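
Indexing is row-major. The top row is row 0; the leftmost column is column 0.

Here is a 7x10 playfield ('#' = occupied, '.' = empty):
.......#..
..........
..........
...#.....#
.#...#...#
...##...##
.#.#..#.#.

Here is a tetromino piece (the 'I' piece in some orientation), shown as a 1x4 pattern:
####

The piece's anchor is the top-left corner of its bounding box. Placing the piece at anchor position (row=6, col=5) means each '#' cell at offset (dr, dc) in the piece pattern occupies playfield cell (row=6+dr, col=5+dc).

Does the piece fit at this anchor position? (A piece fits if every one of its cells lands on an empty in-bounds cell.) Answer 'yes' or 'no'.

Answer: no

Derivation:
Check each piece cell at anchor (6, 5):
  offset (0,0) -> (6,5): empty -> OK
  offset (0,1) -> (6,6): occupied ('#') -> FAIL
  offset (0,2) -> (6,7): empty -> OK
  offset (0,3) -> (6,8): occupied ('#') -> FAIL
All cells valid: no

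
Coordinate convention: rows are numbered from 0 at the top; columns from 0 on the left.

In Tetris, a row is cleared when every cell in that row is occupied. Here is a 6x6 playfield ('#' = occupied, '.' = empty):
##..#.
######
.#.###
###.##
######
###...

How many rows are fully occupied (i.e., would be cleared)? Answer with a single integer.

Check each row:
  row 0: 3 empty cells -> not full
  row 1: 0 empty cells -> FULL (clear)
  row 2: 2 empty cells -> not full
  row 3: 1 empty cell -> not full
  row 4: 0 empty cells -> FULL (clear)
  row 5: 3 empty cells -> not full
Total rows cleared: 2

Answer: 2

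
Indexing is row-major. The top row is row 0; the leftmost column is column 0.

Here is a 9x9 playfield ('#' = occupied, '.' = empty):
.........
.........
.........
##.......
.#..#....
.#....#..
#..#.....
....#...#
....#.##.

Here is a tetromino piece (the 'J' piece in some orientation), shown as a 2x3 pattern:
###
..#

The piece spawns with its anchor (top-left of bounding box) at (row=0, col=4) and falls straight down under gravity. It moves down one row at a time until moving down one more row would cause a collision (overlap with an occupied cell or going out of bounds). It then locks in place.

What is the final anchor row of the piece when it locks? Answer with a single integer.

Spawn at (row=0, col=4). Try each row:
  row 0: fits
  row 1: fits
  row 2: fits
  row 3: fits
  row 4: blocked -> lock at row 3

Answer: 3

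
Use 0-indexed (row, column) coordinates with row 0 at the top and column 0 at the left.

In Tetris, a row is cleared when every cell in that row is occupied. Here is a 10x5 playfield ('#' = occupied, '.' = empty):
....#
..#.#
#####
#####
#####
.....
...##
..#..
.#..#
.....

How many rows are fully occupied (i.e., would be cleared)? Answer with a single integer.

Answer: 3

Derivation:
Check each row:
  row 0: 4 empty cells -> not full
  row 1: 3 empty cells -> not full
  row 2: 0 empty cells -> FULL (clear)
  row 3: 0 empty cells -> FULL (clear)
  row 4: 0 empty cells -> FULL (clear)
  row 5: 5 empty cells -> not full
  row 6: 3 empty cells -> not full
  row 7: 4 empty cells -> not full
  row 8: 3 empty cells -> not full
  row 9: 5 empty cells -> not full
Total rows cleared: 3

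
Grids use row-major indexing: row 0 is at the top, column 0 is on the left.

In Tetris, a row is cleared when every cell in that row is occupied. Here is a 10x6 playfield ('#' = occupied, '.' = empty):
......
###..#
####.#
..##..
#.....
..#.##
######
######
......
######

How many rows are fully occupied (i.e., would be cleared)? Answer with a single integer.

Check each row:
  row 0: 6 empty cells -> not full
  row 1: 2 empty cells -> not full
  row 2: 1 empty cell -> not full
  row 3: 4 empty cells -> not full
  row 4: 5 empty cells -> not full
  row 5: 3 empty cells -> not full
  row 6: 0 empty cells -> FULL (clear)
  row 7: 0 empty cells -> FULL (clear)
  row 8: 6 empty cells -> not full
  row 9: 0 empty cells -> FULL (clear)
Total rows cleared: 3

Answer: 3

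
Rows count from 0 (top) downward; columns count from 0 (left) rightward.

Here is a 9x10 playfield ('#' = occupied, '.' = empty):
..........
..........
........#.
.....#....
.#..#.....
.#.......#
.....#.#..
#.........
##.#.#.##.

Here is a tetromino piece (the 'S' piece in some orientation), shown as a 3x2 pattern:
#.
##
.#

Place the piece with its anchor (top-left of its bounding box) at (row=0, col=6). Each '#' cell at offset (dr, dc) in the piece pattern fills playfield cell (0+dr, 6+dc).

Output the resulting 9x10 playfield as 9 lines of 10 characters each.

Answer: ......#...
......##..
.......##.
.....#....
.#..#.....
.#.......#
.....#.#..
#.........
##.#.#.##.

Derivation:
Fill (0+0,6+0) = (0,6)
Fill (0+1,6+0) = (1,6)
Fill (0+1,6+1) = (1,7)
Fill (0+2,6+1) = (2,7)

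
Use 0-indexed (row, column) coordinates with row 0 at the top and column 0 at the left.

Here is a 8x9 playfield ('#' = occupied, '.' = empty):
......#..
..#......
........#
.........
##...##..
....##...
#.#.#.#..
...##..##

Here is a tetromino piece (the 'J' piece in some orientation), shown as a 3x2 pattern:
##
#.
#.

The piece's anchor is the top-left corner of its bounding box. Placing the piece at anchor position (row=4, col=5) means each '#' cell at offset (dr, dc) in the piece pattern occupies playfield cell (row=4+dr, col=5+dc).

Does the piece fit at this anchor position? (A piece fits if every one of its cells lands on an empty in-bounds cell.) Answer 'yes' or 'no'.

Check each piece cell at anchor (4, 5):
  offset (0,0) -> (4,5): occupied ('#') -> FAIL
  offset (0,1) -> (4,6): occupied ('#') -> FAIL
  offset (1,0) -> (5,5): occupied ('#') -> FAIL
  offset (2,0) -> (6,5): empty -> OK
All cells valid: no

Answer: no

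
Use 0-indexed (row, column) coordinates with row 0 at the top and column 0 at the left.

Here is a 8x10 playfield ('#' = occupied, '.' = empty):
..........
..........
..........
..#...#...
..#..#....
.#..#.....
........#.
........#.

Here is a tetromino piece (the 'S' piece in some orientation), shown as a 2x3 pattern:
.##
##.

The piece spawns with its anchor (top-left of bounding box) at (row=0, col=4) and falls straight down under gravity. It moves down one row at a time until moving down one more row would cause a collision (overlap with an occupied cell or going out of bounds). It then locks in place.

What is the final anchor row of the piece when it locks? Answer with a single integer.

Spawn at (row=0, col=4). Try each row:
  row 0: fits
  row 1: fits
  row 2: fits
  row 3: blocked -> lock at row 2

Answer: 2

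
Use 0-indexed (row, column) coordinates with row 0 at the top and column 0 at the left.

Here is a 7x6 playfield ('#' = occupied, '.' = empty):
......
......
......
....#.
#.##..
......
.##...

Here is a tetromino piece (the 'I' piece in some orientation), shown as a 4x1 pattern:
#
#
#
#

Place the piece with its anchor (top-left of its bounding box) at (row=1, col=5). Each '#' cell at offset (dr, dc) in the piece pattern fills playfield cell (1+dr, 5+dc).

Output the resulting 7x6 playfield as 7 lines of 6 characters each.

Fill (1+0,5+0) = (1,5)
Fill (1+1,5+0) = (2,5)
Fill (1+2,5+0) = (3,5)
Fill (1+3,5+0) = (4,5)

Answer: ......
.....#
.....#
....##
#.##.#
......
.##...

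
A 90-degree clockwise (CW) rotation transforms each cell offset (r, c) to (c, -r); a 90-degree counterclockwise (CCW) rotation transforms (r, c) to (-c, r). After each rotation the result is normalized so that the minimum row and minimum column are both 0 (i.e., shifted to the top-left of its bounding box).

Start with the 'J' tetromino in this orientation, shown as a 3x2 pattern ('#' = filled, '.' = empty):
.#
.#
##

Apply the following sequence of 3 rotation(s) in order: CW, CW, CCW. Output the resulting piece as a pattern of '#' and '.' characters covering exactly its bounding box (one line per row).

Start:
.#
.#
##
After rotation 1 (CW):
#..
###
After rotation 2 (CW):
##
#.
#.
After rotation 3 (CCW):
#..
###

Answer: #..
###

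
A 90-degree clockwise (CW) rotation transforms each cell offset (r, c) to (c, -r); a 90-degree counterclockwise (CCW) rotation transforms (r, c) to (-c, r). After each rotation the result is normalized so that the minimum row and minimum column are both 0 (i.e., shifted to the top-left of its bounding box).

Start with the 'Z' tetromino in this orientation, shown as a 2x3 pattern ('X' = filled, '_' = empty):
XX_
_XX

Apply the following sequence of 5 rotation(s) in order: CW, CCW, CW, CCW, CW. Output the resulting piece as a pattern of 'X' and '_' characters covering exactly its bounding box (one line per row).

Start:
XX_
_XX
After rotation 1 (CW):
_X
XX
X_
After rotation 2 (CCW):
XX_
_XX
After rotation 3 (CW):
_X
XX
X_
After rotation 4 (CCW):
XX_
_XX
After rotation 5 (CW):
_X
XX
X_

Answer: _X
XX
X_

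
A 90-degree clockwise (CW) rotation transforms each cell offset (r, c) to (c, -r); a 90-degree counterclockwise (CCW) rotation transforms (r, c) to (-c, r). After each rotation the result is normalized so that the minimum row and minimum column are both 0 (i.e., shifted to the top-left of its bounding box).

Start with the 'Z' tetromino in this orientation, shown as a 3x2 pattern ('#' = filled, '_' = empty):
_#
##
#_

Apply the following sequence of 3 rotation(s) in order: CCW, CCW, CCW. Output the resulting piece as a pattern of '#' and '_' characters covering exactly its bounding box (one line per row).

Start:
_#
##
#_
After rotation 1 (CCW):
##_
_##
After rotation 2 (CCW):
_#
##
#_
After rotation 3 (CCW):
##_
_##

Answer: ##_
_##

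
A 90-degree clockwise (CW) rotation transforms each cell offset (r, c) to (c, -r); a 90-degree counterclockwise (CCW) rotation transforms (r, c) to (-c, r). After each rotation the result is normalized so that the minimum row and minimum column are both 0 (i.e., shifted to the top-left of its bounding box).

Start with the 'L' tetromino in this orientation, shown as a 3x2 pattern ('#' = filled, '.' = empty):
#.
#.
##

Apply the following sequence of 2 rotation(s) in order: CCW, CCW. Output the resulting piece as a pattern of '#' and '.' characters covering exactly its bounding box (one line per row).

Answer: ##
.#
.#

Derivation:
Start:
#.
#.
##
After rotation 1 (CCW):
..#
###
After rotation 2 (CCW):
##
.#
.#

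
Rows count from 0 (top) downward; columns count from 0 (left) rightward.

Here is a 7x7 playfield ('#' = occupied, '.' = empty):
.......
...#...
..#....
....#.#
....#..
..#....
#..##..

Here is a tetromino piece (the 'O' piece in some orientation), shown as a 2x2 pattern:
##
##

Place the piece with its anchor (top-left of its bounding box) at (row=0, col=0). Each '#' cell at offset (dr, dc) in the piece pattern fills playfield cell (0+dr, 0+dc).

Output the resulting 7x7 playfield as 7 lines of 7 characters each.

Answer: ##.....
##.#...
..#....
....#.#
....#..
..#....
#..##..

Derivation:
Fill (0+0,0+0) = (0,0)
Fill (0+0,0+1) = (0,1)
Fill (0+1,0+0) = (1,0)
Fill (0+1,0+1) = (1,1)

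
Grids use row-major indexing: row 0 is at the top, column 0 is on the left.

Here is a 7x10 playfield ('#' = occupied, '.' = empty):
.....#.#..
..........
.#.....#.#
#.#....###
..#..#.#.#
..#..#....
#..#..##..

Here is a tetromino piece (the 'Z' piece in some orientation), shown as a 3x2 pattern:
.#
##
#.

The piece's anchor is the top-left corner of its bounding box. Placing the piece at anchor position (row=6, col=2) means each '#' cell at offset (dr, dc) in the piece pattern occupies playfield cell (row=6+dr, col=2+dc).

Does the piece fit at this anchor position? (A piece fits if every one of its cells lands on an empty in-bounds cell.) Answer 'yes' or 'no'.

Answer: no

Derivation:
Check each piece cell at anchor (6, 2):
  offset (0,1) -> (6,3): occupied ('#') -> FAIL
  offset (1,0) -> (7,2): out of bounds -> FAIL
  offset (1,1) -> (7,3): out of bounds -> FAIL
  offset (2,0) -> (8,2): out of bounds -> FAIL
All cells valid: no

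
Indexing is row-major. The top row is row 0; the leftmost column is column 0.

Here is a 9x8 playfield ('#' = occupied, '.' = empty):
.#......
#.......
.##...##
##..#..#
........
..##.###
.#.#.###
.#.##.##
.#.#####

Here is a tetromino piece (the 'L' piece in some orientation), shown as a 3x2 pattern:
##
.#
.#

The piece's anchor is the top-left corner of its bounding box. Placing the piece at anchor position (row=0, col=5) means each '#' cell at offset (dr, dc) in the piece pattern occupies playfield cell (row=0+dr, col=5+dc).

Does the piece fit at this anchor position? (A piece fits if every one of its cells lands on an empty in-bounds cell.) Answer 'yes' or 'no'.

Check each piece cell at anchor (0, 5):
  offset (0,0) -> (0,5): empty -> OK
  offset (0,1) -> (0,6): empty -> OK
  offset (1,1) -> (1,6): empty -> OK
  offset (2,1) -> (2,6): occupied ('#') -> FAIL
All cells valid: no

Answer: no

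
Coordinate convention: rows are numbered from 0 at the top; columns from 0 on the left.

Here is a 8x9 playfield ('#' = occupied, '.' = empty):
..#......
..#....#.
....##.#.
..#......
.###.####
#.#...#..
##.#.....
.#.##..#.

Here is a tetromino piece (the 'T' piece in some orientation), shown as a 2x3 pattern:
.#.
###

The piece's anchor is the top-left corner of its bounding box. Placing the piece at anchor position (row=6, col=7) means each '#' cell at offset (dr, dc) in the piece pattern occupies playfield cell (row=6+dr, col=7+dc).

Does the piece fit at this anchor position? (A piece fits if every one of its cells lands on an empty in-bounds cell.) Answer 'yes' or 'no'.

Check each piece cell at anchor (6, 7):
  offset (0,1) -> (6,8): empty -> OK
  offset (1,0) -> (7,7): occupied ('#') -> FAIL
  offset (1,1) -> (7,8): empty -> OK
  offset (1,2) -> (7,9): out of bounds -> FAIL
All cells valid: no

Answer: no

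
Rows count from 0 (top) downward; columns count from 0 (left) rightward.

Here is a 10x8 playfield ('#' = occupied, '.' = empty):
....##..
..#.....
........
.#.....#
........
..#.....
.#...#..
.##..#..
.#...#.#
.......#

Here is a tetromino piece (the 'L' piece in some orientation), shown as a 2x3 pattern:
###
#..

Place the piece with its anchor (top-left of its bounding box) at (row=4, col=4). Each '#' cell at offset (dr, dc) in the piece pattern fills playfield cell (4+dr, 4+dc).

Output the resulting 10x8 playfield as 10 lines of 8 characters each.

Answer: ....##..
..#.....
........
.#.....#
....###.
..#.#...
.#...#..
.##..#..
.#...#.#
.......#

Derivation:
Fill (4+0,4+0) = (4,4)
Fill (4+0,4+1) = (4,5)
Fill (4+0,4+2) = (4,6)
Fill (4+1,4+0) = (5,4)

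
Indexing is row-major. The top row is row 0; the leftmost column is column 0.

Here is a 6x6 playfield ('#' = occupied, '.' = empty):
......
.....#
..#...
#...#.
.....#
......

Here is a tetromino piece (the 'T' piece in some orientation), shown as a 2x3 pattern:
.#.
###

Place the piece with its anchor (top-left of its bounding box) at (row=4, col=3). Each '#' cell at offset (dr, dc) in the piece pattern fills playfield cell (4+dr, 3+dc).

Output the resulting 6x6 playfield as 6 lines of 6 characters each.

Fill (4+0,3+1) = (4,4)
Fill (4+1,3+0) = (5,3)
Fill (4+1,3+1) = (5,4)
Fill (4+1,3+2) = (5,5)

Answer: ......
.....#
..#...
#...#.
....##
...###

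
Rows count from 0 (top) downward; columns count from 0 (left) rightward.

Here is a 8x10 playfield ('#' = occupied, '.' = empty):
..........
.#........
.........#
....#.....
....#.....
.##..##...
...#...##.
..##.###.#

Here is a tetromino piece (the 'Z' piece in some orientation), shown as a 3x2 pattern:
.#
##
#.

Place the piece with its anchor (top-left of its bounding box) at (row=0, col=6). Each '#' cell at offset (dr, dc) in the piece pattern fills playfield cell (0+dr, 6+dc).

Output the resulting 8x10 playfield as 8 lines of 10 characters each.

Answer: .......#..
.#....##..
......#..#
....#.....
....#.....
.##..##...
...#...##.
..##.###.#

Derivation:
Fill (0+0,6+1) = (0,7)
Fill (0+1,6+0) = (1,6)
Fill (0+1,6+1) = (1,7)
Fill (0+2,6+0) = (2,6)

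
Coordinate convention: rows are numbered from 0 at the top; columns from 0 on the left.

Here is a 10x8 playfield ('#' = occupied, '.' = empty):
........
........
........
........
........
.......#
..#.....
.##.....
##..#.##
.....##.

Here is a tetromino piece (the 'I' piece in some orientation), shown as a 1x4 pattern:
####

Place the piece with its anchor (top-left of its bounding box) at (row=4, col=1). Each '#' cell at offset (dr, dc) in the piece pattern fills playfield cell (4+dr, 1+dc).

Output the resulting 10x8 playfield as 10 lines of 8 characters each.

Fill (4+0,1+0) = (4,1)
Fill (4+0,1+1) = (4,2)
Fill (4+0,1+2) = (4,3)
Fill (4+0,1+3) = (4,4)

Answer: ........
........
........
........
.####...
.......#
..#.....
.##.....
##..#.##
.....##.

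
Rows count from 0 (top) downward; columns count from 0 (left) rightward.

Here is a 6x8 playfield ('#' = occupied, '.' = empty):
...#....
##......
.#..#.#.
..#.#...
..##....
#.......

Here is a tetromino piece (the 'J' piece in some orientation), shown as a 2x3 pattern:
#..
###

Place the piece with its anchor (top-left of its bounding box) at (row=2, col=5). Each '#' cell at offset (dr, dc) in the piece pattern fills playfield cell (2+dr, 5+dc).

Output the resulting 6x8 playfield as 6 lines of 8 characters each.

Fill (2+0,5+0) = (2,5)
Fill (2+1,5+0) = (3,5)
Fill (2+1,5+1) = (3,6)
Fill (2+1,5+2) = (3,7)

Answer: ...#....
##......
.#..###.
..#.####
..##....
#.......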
= = = =
▶ [INSTRUCTIONS FOR THE TASK]
Where the line containing "Here is a 6x8" appears in the records above, begin there and print every line through the last, exactly and with nothing else.

▶ [RESPONSE TO THIS TASK]
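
Here is a 6x8 playfield ('#' = occupied, '.' = empty):
...#....
##......
.#..#.#.
..#.#...
..##....
#.......

Here is a tetromino piece (the 'J' piece in some orientation), shown as a 2x3 pattern:
#..
###

Place the piece with its anchor (top-left of its bounding box) at (row=2, col=5). Each '#' cell at offset (dr, dc) in the piece pattern fills playfield cell (2+dr, 5+dc).

Output the resulting 6x8 playfield as 6 lines of 8 characters each.

Fill (2+0,5+0) = (2,5)
Fill (2+1,5+0) = (3,5)
Fill (2+1,5+1) = (3,6)
Fill (2+1,5+2) = (3,7)

Answer: ...#....
##......
.#..###.
..#.####
..##....
#.......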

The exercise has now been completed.